### [PROMPT]
Please print each record below exactly as it is written.

BEGIN SOURCE RECORDS

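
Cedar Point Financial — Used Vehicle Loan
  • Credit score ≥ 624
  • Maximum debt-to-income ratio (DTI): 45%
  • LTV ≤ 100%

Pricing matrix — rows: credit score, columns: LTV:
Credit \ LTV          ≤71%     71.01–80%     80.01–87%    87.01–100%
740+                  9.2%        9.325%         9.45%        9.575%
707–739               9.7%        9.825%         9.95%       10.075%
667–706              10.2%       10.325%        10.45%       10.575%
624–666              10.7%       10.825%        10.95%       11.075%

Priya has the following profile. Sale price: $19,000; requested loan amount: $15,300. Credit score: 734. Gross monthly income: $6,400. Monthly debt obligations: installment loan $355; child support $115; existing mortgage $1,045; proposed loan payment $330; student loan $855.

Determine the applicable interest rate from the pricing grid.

9.95%

Credit score 734 ≥ 624; Total monthly debts = (355 + 115 + 1,045 + 330 + 855) = 2,700. DTI = 2,700/6,400 = 42.2% ≤ 45%
LTV = 15,300/19,000 = 80.5% ≤ 100%
Row: 734 falls in 707–739. Column: 80.5% falls in 80.01–87%. Rate = 9.95%.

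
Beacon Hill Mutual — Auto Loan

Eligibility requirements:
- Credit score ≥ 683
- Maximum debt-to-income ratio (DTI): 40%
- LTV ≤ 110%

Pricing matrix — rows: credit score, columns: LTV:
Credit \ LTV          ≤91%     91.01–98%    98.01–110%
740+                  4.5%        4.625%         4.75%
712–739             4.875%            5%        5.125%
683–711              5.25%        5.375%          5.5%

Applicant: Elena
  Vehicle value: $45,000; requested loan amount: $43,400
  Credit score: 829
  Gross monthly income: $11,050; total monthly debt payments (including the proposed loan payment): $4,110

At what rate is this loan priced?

4.625%

Credit score 829 ≥ 683; Debt-to-income = 4,110/11,050 = 37.2% — meets 40% limit
LTV = 43,400/45,000 = 96.4% ≤ 110%
Row: 829 falls in 740+. Column: 96.4% falls in 91.01–98%. Rate = 4.625%.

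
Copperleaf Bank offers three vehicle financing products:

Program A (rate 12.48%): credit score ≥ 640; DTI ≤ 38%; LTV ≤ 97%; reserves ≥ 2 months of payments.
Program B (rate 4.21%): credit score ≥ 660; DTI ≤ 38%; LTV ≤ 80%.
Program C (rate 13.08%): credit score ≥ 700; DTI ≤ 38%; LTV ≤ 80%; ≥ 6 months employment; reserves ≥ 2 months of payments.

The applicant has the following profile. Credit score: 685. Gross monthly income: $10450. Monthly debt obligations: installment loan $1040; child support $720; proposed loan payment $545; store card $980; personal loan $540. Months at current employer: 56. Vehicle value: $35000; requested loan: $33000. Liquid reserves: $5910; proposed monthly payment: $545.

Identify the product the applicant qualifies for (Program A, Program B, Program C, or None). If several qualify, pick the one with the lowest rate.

Total debts = (1,040 + 720 + 545 + 980 + 540) = 3,825; DTI = 3,825/10,450 = 36.6%.
LTV = 33,000/35,000 = 94.3%.
Reserves = 5,910/545 = 10.8 months.
Program A: score 685 ≥ 640; DTI 36.6% ≤ 38%; LTV 94.3% ≤ 97%; reserves 10.8 ≥ 2 mo → qualifies.
Program B: score 685 ≥ 660; DTI 36.6% ≤ 38%; LTV 94.3% > 80% → does not qualify.
Program C: score 685 < 700; DTI 36.6% ≤ 38%; LTV 94.3% > 80%; employment 56 ≥ 6 mo; reserves 10.8 ≥ 2 mo → does not qualify.

Program A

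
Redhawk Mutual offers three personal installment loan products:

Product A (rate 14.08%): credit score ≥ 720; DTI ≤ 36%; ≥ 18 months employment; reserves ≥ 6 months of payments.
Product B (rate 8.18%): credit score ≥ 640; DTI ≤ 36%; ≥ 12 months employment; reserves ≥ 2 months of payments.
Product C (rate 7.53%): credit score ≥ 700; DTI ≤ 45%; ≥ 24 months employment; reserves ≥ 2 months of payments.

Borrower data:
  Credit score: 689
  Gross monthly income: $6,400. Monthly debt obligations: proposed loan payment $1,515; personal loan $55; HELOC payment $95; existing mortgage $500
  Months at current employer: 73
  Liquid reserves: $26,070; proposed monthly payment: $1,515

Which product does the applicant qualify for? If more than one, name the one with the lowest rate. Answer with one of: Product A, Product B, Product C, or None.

Total debts = (1,515 + 55 + 95 + 500) = 2,165; DTI = 2,165/6,400 = 33.8%.
Reserves = 26,070/1,515 = 17.2 months.
Product A: score 689 < 720; DTI 33.8% ≤ 36%; employment 73 ≥ 18 mo; reserves 17.2 ≥ 6 mo → does not qualify.
Product B: score 689 ≥ 640; DTI 33.8% ≤ 36%; employment 73 ≥ 12 mo; reserves 17.2 ≥ 2 mo → qualifies.
Product C: score 689 < 700; DTI 33.8% ≤ 45%; employment 73 ≥ 24 mo; reserves 17.2 ≥ 2 mo → does not qualify.

Product B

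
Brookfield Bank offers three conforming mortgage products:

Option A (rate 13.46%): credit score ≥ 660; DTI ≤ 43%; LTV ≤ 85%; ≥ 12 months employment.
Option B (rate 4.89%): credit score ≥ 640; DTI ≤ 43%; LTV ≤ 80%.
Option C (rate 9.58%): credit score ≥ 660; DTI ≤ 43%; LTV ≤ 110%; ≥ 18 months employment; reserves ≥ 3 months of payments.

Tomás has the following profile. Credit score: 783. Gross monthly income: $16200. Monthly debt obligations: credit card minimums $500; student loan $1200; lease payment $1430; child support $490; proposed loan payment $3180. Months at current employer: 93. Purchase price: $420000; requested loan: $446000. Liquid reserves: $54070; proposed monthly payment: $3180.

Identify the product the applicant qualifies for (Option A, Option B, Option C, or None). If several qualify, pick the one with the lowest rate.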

END SOURCE RECORDS

### [RESPONSE AREA]
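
Cedar Point Financial — Used Vehicle Loan
  • Credit score ≥ 624
  • Maximum debt-to-income ratio (DTI): 45%
  • LTV ≤ 100%

Pricing matrix — rows: credit score, columns: LTV:
Credit \ LTV          ≤71%     71.01–80%     80.01–87%    87.01–100%
740+                  9.2%        9.325%         9.45%        9.575%
707–739               9.7%        9.825%         9.95%       10.075%
667–706              10.2%       10.325%        10.45%       10.575%
624–666              10.7%       10.825%        10.95%       11.075%

Priya has the following profile. Sale price: $19,000; requested loan amount: $15,300. Credit score: 734. Gross monthly income: $6,400. Monthly debt obligations: installment loan $355; child support $115; existing mortgage $1,045; proposed loan payment $330; student loan $855.

Determine the applicable interest rate from the pricing grid.

9.95%

Credit score 734 ≥ 624; Total monthly debts = (355 + 115 + 1,045 + 330 + 855) = 2,700. DTI = 2,700/6,400 = 42.2% ≤ 45%
LTV = 15,300/19,000 = 80.5% ≤ 100%
Row: 734 falls in 707–739. Column: 80.5% falls in 80.01–87%. Rate = 9.95%.

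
Beacon Hill Mutual — Auto Loan

Eligibility requirements:
- Credit score ≥ 683
- Maximum debt-to-income ratio (DTI): 40%
- LTV ≤ 110%

Pricing matrix — rows: credit score, columns: LTV:
Credit \ LTV          ≤91%     91.01–98%    98.01–110%
740+                  4.5%        4.625%         4.75%
712–739             4.875%            5%        5.125%
683–711              5.25%        5.375%          5.5%

Applicant: Elena
  Vehicle value: $45,000; requested loan amount: $43,400
  Credit score: 829
  Gross monthly income: $11,050; total monthly debt payments (including the proposed loan payment): $4,110

At what rate is this loan priced?

4.625%

Credit score 829 ≥ 683; Debt-to-income = 4,110/11,050 = 37.2% — meets 40% limit
LTV = 43,400/45,000 = 96.4% ≤ 110%
Row: 829 falls in 740+. Column: 96.4% falls in 91.01–98%. Rate = 4.625%.

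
Copperleaf Bank offers three vehicle financing products:

Program A (rate 12.48%): credit score ≥ 640; DTI ≤ 38%; LTV ≤ 97%; reserves ≥ 2 months of payments.
Program B (rate 4.21%): credit score ≥ 660; DTI ≤ 38%; LTV ≤ 80%.
Program C (rate 13.08%): credit score ≥ 700; DTI ≤ 38%; LTV ≤ 80%; ≥ 6 months employment; reserves ≥ 2 months of payments.

The applicant has the following profile. Credit score: 685. Gross monthly income: $10450. Monthly debt obligations: installment loan $1040; child support $720; proposed loan payment $545; store card $980; personal loan $540. Months at current employer: 56. Vehicle value: $35000; requested loan: $33000. Liquid reserves: $5910; proposed monthly payment: $545.

Identify the product the applicant qualifies for (Program A, Program B, Program C, or None). If several qualify, pick the one with the lowest rate.

Total debts = (1,040 + 720 + 545 + 980 + 540) = 3,825; DTI = 3,825/10,450 = 36.6%.
LTV = 33,000/35,000 = 94.3%.
Reserves = 5,910/545 = 10.8 months.
Program A: score 685 ≥ 640; DTI 36.6% ≤ 38%; LTV 94.3% ≤ 97%; reserves 10.8 ≥ 2 mo → qualifies.
Program B: score 685 ≥ 660; DTI 36.6% ≤ 38%; LTV 94.3% > 80% → does not qualify.
Program C: score 685 < 700; DTI 36.6% ≤ 38%; LTV 94.3% > 80%; employment 56 ≥ 6 mo; reserves 10.8 ≥ 2 mo → does not qualify.

Program A

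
Redhawk Mutual offers three personal installment loan products:

Product A (rate 14.08%): credit score ≥ 720; DTI ≤ 36%; ≥ 18 months employment; reserves ≥ 6 months of payments.
Product B (rate 8.18%): credit score ≥ 640; DTI ≤ 36%; ≥ 12 months employment; reserves ≥ 2 months of payments.
Product C (rate 7.53%): credit score ≥ 700; DTI ≤ 45%; ≥ 24 months employment; reserves ≥ 2 months of payments.

Borrower data:
  Credit score: 689
  Gross monthly income: $6,400. Monthly debt obligations: proposed loan payment $1,515; personal loan $55; HELOC payment $95; existing mortgage $500
  Months at current employer: 73
  Liquid reserves: $26,070; proposed monthly payment: $1,515

Which product does the applicant qualify for? If more than one, name the one with the lowest rate. Answer with one of: Product A, Product B, Product C, or None.

Total debts = (1,515 + 55 + 95 + 500) = 2,165; DTI = 2,165/6,400 = 33.8%.
Reserves = 26,070/1,515 = 17.2 months.
Product A: score 689 < 720; DTI 33.8% ≤ 36%; employment 73 ≥ 18 mo; reserves 17.2 ≥ 6 mo → does not qualify.
Product B: score 689 ≥ 640; DTI 33.8% ≤ 36%; employment 73 ≥ 12 mo; reserves 17.2 ≥ 2 mo → qualifies.
Product C: score 689 < 700; DTI 33.8% ≤ 45%; employment 73 ≥ 24 mo; reserves 17.2 ≥ 2 mo → does not qualify.

Product B

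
Brookfield Bank offers three conforming mortgage products:

Option A (rate 13.46%): credit score ≥ 660; DTI ≤ 43%; LTV ≤ 85%; ≥ 12 months employment.
Option B (rate 4.89%): credit score ≥ 640; DTI ≤ 43%; LTV ≤ 80%.
Option C (rate 9.58%): credit score ≥ 660; DTI ≤ 43%; LTV ≤ 110%; ≥ 18 months employment; reserves ≥ 3 months of payments.

Tomás has the following profile. Credit score: 783. Gross monthly income: $16200. Monthly debt obligations: credit card minimums $500; student loan $1200; lease payment $1430; child support $490; proposed loan payment $3180. Months at current employer: 93. Purchase price: $420000; requested loan: $446000. Liquid reserves: $54070; proposed monthly payment: $3180.

Identify the product the applicant qualifies for (Option A, Option B, Option C, or None). If several qualify, pick the one with the lowest rate.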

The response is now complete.